## What is expected
Begin with the line containing "In the binomial expansion of (x" and copy each line exactly through the last line of the entries, inclusive.

## Recorded information
------------

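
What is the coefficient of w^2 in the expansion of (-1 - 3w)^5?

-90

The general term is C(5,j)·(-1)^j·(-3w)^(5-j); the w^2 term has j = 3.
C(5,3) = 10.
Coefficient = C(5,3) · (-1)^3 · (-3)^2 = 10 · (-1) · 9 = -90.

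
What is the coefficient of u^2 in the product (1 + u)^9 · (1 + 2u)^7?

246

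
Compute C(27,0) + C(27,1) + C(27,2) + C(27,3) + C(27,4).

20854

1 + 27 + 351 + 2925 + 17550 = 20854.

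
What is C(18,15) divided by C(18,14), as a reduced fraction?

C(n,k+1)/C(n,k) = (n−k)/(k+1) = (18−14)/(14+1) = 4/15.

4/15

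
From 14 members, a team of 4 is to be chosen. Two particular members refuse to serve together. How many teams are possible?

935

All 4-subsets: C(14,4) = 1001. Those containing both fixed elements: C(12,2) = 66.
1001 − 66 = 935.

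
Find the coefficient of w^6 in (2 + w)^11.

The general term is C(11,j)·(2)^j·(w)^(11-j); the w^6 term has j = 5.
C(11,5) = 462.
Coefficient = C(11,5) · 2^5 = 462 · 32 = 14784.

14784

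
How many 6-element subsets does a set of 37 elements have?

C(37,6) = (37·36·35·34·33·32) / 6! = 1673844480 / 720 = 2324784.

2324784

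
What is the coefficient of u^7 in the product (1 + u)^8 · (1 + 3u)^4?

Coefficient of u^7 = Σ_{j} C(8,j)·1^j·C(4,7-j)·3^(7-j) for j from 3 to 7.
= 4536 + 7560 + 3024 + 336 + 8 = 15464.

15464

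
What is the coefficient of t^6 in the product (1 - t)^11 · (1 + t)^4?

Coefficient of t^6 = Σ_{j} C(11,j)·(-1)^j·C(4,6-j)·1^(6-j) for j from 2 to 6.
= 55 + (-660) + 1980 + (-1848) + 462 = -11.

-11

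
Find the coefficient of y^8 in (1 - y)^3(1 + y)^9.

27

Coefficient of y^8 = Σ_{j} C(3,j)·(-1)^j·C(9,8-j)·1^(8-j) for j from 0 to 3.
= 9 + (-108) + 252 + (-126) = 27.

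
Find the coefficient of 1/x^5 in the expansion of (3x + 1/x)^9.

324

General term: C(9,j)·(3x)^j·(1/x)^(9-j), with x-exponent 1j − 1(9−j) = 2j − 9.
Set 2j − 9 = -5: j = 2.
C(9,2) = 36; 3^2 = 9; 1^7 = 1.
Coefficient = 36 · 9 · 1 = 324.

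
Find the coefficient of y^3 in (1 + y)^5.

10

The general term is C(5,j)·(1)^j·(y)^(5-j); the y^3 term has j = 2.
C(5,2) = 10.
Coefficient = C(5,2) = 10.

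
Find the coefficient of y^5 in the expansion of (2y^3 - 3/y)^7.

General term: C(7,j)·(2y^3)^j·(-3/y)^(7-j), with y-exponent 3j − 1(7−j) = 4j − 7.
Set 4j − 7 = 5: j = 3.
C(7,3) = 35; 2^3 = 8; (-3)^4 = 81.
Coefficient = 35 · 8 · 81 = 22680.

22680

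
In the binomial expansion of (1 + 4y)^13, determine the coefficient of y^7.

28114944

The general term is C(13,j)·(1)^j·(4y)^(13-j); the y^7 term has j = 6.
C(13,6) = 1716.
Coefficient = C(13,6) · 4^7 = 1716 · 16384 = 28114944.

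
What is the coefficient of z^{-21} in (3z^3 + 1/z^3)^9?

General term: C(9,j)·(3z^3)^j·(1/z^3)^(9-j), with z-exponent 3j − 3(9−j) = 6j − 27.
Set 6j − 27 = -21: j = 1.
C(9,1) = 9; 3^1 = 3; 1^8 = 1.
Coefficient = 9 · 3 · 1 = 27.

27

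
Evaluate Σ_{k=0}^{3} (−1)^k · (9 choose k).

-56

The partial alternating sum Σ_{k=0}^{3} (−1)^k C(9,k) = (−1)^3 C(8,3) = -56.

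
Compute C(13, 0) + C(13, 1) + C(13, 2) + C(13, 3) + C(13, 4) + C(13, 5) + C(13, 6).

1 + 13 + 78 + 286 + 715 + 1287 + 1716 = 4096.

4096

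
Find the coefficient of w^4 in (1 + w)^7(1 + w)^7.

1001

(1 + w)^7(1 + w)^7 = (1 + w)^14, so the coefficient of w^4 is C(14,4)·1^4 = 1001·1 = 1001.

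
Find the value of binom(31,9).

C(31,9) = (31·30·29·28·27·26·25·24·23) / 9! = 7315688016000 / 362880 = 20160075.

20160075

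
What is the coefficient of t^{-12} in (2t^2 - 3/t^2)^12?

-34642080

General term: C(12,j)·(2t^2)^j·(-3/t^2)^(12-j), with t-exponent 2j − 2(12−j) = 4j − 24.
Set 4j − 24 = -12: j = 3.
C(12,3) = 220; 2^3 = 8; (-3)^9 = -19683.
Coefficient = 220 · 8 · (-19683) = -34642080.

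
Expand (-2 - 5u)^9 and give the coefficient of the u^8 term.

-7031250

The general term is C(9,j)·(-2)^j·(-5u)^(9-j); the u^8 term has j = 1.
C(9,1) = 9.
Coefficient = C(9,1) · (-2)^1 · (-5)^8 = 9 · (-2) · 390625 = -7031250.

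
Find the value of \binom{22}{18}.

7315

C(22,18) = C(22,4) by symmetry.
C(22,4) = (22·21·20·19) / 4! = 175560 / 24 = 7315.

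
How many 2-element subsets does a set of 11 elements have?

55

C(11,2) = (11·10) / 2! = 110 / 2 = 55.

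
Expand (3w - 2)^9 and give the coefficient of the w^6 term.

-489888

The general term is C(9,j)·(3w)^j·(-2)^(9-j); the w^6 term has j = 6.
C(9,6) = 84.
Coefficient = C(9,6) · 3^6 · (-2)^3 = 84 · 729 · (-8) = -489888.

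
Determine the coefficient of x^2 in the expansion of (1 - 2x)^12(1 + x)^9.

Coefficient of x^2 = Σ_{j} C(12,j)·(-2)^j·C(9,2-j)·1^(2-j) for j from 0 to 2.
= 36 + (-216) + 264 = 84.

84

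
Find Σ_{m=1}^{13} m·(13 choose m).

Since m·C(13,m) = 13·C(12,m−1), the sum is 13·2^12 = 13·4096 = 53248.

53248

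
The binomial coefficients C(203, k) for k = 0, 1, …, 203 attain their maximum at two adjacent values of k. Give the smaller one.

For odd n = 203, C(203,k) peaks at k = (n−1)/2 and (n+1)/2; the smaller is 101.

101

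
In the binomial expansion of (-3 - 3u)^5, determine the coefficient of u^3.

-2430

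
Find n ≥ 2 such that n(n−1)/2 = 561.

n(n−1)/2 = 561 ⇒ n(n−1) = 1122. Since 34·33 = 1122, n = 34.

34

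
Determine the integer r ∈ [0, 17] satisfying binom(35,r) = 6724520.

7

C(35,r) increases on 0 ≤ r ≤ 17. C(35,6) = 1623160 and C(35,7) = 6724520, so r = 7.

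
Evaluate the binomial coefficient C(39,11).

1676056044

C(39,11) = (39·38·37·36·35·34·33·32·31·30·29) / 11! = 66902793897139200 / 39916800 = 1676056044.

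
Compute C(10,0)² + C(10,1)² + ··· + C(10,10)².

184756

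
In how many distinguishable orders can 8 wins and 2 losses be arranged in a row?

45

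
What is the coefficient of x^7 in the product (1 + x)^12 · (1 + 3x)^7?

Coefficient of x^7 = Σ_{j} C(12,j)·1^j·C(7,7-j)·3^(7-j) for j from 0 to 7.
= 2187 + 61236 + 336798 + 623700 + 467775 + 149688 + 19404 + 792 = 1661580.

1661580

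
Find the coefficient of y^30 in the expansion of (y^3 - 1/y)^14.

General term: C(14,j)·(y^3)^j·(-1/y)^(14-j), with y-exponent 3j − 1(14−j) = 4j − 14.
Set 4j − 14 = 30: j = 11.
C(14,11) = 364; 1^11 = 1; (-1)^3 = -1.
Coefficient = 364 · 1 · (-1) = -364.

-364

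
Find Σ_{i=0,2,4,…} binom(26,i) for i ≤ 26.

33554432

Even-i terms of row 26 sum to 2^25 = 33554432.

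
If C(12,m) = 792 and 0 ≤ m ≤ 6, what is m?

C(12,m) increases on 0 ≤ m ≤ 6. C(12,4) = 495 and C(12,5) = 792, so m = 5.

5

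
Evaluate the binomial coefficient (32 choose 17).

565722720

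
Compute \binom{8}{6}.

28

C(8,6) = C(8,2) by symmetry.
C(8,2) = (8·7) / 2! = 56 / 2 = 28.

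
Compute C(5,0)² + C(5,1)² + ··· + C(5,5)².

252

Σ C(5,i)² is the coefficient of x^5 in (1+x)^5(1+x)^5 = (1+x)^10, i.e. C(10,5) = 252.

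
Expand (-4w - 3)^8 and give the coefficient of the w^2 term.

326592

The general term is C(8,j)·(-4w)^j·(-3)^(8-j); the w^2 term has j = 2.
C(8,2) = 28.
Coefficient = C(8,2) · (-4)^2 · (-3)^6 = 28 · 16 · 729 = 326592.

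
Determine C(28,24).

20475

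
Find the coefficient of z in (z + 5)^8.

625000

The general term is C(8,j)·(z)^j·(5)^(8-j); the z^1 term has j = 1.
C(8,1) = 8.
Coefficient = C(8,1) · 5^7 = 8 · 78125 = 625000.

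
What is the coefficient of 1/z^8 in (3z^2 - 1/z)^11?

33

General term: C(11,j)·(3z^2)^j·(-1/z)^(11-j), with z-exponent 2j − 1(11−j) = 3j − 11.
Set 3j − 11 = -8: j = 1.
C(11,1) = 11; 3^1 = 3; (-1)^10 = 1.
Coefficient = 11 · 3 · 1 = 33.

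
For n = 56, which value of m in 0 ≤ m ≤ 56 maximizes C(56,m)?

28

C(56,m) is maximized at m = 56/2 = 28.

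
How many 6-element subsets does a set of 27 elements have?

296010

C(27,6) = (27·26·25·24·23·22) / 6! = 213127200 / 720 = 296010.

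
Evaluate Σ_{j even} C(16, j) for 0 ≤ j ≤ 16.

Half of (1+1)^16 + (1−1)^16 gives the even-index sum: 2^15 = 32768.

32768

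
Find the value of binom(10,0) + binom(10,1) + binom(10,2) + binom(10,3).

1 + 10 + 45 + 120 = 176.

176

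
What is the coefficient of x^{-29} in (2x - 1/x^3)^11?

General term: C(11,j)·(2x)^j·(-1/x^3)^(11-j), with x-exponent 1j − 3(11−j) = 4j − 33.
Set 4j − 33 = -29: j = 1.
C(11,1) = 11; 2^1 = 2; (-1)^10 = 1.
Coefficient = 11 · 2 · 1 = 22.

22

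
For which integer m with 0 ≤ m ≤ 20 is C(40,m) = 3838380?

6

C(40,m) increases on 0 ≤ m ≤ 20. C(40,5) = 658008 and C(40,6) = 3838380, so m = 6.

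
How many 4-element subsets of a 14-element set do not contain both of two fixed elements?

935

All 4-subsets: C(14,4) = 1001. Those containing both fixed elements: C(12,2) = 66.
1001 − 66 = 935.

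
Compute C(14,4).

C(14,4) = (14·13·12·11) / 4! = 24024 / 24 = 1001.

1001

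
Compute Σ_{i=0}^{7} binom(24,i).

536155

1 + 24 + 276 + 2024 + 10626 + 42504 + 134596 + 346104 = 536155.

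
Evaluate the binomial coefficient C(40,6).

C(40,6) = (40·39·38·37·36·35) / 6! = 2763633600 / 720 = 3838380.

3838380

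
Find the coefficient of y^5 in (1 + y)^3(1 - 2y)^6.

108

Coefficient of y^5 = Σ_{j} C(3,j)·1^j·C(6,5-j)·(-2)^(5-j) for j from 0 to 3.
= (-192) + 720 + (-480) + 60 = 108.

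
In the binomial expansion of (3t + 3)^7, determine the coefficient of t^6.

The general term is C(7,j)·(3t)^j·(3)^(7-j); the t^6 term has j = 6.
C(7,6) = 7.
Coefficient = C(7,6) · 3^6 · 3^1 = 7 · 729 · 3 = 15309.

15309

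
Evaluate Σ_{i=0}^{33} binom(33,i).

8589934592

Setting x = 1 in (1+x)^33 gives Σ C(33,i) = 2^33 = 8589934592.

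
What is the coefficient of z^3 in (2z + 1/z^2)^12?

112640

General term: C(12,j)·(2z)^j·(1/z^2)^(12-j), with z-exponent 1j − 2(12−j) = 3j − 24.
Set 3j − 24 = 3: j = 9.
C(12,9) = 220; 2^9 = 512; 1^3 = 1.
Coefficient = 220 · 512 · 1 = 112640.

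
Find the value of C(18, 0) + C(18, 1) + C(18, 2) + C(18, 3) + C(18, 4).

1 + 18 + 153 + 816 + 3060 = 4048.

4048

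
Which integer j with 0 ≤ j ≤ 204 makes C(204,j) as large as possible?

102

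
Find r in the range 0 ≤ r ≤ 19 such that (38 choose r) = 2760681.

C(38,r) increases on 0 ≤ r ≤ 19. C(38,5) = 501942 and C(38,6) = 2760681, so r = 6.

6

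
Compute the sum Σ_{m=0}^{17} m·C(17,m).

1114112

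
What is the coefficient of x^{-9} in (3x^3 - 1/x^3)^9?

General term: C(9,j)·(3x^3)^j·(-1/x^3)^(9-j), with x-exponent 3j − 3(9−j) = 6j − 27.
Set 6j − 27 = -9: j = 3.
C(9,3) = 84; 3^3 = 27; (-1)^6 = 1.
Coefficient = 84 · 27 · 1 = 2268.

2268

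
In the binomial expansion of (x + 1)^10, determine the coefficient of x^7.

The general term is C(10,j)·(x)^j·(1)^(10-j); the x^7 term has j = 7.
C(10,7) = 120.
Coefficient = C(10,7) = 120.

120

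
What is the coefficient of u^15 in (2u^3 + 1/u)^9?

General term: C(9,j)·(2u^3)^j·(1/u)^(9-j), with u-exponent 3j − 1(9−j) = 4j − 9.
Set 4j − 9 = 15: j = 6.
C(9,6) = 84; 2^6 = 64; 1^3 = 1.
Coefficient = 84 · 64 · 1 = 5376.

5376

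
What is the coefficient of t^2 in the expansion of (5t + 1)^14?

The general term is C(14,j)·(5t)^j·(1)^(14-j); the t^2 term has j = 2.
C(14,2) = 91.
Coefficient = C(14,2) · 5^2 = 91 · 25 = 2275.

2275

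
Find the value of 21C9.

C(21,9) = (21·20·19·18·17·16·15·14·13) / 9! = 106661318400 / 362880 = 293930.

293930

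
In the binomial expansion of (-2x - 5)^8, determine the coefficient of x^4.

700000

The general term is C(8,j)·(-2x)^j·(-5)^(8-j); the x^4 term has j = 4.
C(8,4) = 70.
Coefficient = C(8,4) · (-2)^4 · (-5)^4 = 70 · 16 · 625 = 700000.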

------------

## Output for this exercise
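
In the binomial expansion of (x + 1)^10, determine the coefficient of x^7.

The general term is C(10,j)·(x)^j·(1)^(10-j); the x^7 term has j = 7.
C(10,7) = 120.
Coefficient = C(10,7) = 120.

120

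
What is the coefficient of u^15 in (2u^3 + 1/u)^9?

General term: C(9,j)·(2u^3)^j·(1/u)^(9-j), with u-exponent 3j − 1(9−j) = 4j − 9.
Set 4j − 9 = 15: j = 6.
C(9,6) = 84; 2^6 = 64; 1^3 = 1.
Coefficient = 84 · 64 · 1 = 5376.

5376

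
What is the coefficient of t^2 in the expansion of (5t + 1)^14?

The general term is C(14,j)·(5t)^j·(1)^(14-j); the t^2 term has j = 2.
C(14,2) = 91.
Coefficient = C(14,2) · 5^2 = 91 · 25 = 2275.

2275

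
Find the value of 21C9.

C(21,9) = (21·20·19·18·17·16·15·14·13) / 9! = 106661318400 / 362880 = 293930.

293930

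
In the binomial expansion of (-2x - 5)^8, determine the coefficient of x^4.

700000

The general term is C(8,j)·(-2x)^j·(-5)^(8-j); the x^4 term has j = 4.
C(8,4) = 70.
Coefficient = C(8,4) · (-2)^4 · (-5)^4 = 70 · 16 · 625 = 700000.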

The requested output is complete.